● **What the task requires**
Copy every line below that has the word "they" in it.

● **Working data**
Content starts
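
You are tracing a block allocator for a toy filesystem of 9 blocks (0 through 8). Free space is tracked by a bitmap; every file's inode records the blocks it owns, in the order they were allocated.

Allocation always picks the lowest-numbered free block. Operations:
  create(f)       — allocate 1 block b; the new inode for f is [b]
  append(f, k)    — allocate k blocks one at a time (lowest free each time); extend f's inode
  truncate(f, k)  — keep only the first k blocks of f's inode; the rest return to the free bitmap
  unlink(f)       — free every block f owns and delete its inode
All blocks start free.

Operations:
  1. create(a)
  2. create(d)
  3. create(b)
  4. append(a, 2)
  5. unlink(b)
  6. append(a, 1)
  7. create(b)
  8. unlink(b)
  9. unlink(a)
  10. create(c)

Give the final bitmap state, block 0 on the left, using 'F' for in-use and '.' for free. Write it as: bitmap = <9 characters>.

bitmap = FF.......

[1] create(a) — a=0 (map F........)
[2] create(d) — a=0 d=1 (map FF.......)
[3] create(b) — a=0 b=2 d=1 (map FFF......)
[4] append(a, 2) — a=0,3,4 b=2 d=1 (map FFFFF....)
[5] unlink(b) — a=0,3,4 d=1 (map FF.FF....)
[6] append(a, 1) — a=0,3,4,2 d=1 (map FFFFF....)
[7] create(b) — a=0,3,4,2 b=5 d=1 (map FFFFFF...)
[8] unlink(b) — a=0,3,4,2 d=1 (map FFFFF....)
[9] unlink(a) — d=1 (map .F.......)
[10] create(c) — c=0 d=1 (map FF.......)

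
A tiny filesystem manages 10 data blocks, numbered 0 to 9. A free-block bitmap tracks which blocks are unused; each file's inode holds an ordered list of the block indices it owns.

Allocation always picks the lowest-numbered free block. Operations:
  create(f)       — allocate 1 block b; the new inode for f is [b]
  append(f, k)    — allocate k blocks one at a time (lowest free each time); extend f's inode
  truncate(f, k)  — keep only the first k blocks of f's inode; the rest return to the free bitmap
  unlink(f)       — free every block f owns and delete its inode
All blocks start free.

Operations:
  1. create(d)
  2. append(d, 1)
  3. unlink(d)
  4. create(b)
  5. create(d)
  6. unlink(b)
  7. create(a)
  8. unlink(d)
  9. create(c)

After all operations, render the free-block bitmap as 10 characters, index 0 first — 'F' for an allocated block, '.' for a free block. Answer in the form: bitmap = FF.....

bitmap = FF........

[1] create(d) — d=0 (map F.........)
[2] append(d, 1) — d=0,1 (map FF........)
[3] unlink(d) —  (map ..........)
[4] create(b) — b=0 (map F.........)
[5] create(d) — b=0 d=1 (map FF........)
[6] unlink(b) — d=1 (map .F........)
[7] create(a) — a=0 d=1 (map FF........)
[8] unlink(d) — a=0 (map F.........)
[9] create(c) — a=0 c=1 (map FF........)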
Content ends
Content starts
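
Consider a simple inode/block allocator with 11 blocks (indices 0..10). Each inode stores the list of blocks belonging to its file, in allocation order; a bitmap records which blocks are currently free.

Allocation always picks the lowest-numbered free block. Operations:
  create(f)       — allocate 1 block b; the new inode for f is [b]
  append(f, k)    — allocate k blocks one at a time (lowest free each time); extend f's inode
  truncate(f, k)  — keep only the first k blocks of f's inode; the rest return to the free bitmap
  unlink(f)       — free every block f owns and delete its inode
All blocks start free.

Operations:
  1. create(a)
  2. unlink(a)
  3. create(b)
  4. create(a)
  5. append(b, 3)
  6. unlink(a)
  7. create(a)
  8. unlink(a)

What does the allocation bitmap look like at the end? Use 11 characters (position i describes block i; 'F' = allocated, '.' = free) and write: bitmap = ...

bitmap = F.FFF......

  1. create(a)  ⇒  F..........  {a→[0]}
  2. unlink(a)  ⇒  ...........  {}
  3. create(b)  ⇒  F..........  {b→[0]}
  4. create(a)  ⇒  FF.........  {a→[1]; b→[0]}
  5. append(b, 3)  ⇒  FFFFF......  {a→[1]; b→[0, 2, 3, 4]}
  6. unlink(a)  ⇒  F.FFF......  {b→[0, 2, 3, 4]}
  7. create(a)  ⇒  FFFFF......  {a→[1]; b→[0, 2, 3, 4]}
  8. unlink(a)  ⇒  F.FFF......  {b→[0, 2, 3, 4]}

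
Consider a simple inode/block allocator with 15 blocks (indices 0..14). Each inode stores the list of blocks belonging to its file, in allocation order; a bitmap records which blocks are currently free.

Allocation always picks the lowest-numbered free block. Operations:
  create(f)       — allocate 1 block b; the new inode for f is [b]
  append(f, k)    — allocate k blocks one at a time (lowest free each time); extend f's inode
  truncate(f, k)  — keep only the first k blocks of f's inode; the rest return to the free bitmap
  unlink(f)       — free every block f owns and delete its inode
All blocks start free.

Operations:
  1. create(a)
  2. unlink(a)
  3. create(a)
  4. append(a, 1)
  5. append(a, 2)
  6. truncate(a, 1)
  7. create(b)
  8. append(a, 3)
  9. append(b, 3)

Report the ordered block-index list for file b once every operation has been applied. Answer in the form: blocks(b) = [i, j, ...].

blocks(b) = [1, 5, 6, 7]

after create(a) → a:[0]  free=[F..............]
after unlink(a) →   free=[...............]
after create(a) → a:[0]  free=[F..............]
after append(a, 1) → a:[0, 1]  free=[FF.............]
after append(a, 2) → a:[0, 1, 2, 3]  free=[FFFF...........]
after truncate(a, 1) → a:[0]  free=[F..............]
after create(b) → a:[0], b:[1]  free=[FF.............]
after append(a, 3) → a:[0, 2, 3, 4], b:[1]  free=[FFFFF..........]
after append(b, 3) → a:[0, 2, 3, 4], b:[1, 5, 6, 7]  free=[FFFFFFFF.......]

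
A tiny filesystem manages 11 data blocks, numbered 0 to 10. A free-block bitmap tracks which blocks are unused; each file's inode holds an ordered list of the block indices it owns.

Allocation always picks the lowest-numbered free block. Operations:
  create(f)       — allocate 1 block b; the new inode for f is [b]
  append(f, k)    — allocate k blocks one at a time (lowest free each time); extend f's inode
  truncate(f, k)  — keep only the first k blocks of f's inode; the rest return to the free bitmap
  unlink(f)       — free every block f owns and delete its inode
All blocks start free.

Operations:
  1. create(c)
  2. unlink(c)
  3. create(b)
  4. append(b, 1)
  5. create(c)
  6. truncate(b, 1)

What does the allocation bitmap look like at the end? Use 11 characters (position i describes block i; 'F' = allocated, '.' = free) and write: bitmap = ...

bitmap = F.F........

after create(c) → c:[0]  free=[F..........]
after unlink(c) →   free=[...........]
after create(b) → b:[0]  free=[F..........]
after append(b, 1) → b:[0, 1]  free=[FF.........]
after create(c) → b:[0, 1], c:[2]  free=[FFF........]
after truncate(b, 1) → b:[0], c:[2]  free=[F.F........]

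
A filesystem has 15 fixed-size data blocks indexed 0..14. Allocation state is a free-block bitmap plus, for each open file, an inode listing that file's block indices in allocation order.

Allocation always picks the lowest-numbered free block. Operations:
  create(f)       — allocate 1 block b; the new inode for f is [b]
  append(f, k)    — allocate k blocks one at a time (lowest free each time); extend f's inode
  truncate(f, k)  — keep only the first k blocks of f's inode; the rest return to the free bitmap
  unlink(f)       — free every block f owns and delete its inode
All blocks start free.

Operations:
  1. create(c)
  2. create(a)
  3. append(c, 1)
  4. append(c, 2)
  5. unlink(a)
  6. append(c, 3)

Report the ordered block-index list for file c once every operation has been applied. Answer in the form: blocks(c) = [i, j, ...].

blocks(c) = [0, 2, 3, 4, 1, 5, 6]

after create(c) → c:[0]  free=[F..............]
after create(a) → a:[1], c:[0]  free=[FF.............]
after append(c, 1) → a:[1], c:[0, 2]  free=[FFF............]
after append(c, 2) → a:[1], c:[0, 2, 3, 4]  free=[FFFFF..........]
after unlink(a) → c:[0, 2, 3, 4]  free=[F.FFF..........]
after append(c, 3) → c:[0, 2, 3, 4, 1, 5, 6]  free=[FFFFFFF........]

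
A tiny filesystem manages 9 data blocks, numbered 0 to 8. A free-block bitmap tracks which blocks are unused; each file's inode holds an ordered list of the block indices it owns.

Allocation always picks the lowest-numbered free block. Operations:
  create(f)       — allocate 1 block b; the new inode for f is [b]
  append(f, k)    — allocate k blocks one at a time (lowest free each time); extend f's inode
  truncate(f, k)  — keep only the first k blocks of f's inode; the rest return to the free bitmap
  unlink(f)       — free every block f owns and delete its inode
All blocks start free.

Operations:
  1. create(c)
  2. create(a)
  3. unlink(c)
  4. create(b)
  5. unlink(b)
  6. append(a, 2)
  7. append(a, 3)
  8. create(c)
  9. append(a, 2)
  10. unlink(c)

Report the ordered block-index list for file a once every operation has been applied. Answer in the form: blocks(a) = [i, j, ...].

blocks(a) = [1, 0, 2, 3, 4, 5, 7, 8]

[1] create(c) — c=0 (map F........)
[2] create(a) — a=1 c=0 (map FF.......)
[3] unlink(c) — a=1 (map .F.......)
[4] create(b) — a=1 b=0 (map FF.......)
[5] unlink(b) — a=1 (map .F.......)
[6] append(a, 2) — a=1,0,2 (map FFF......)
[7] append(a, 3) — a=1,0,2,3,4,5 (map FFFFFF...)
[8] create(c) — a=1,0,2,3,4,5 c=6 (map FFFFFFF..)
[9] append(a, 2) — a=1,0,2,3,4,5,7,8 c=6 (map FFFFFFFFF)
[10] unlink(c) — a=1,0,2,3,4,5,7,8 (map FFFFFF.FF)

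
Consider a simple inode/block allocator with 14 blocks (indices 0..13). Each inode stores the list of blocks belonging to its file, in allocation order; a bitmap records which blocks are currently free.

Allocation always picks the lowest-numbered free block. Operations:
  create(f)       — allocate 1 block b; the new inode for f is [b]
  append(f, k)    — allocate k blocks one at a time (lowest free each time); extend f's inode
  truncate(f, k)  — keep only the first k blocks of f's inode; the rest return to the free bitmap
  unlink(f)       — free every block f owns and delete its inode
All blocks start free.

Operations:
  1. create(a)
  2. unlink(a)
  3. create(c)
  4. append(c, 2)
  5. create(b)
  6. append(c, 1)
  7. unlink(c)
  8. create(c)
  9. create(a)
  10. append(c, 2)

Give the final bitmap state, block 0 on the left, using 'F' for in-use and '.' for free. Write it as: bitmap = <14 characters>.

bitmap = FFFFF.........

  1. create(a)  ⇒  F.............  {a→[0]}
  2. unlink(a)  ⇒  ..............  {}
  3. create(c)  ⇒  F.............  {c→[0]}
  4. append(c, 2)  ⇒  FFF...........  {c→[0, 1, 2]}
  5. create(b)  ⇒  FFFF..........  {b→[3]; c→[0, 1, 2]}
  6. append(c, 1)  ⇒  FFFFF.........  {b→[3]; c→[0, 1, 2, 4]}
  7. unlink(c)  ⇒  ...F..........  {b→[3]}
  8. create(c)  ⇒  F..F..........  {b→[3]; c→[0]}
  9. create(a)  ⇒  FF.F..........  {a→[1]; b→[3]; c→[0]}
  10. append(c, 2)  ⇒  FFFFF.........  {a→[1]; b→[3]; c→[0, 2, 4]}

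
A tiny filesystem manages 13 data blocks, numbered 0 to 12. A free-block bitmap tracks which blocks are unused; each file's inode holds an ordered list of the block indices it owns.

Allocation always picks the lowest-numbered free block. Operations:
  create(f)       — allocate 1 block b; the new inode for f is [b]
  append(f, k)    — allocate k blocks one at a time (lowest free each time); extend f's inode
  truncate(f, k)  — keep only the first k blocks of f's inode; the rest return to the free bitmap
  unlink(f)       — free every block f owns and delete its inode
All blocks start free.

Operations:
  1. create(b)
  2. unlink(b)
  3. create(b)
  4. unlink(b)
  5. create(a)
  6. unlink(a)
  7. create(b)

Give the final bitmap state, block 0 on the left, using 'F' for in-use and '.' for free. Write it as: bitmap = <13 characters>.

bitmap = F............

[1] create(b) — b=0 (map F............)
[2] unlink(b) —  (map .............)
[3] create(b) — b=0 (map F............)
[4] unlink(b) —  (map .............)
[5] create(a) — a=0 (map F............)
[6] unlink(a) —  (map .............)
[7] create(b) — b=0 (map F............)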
Content ends
Content starts
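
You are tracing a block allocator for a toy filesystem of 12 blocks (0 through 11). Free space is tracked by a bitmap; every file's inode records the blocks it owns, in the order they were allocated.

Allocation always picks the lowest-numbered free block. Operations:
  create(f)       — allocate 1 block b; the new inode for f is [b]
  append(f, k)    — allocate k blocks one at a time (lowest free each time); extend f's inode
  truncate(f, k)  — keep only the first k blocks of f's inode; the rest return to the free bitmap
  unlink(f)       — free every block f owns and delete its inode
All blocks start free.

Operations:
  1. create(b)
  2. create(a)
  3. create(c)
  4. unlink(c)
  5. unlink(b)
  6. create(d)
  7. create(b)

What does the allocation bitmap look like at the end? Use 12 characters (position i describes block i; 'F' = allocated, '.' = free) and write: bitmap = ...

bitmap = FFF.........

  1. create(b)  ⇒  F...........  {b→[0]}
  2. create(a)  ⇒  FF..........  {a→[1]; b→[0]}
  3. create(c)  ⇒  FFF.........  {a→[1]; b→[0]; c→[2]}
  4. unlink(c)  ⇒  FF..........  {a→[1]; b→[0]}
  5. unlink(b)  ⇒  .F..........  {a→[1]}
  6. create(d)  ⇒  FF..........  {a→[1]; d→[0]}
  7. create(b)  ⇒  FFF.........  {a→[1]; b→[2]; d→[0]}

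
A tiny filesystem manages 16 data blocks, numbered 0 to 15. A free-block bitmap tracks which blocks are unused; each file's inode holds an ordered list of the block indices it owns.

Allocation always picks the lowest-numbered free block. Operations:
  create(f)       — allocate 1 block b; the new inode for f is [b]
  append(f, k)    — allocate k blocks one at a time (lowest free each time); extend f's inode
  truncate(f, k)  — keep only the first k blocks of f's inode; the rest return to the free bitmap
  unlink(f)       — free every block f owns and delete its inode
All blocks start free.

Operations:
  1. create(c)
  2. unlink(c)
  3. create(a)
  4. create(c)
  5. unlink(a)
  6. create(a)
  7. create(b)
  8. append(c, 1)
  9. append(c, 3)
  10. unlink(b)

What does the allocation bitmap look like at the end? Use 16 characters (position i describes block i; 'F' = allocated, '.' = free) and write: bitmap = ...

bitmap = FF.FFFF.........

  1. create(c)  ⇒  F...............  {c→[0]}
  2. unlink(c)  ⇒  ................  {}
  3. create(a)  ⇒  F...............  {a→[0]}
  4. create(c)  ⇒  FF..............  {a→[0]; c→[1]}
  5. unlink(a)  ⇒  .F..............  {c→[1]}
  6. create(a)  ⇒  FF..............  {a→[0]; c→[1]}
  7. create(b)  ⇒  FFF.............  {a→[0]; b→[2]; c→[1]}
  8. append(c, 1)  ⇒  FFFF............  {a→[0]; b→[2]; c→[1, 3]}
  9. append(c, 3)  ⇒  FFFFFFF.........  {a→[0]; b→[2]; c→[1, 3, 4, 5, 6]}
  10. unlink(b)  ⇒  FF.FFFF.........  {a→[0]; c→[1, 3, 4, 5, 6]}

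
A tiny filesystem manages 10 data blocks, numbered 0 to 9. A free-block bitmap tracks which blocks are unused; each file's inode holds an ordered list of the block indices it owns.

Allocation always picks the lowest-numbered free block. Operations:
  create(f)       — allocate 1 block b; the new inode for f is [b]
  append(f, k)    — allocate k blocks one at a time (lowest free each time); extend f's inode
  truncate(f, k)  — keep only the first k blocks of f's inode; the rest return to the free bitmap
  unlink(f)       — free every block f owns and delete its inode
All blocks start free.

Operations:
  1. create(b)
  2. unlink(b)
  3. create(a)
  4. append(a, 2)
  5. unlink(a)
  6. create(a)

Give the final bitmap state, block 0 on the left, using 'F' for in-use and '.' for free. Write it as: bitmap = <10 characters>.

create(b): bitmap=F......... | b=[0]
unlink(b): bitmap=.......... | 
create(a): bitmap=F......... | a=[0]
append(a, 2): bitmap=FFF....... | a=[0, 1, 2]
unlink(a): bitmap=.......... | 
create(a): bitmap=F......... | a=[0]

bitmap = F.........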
Content ends
● **Solved exercise**
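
You are tracing a block allocator for a toy filesystem of 9 blocks (0 through 8). Free space is tracked by a bitmap; every file's inode records the blocks it owns, in the order they were allocated.
You are tracing a block allocator for a toy filesystem of 12 blocks (0 through 11). Free space is tracked by a bitmap; every file's inode records the blocks it owns, in the order they were allocated.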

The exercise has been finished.